=== Begin Enclosure ===
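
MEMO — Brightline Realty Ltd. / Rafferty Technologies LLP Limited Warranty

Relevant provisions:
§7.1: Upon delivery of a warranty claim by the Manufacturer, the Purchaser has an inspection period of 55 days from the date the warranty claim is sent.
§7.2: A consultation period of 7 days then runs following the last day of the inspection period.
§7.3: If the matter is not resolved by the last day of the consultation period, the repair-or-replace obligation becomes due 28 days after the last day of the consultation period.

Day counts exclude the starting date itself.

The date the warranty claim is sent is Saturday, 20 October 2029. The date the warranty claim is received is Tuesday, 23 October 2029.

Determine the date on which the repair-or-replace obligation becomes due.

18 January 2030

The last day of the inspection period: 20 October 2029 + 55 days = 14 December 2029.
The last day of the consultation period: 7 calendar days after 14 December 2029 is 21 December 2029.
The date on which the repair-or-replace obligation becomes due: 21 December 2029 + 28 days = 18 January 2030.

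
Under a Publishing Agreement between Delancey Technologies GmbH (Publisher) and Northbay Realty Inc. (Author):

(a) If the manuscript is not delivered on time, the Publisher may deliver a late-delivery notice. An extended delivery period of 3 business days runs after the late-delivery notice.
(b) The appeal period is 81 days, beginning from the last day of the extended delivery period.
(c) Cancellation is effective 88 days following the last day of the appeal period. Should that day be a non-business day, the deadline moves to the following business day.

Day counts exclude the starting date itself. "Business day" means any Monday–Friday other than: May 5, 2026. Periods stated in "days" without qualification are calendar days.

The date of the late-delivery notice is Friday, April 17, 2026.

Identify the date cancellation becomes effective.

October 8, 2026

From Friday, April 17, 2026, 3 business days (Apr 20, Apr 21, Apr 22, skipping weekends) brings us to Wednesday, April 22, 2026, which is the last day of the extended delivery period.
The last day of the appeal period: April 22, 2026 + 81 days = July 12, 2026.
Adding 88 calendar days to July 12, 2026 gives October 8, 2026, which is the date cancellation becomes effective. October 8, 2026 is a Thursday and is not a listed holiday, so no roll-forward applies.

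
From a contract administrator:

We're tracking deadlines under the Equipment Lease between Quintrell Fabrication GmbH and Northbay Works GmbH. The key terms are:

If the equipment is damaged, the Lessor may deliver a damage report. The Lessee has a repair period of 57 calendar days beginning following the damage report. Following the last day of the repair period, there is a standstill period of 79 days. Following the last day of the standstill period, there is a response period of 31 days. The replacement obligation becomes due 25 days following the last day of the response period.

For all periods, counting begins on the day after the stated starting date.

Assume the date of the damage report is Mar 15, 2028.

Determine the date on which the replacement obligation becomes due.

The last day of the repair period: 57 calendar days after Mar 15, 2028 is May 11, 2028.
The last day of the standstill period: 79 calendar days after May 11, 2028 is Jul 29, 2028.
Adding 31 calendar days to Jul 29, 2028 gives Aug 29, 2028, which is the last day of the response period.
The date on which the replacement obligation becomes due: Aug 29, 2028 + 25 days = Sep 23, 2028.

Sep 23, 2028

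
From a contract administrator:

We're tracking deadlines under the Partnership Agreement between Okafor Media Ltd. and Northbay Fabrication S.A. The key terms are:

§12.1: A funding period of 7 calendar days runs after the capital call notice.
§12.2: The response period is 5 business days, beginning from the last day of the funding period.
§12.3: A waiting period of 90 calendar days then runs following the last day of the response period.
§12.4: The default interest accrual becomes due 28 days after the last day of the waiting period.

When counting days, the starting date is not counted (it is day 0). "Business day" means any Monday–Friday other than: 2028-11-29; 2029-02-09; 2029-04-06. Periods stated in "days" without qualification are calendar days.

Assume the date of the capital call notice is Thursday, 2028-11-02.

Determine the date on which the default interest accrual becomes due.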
=== End Enclosure ===
- _What this task involves_: Check each line above for "report" and return the ones that have it.

- _Result_:
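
If the equipment is damaged, the Lessor may deliver a damage report. The Lessee has a repair period of 57 calendar days beginning following the damage report. Following the last day of the repair period, there is a standstill period of 79 days. Following the last day of the standstill period, there is a response period of 31 days. The replacement obligation becomes due 25 days following the last day of the response period.
Assume the date of the damage report is Mar 15, 2028.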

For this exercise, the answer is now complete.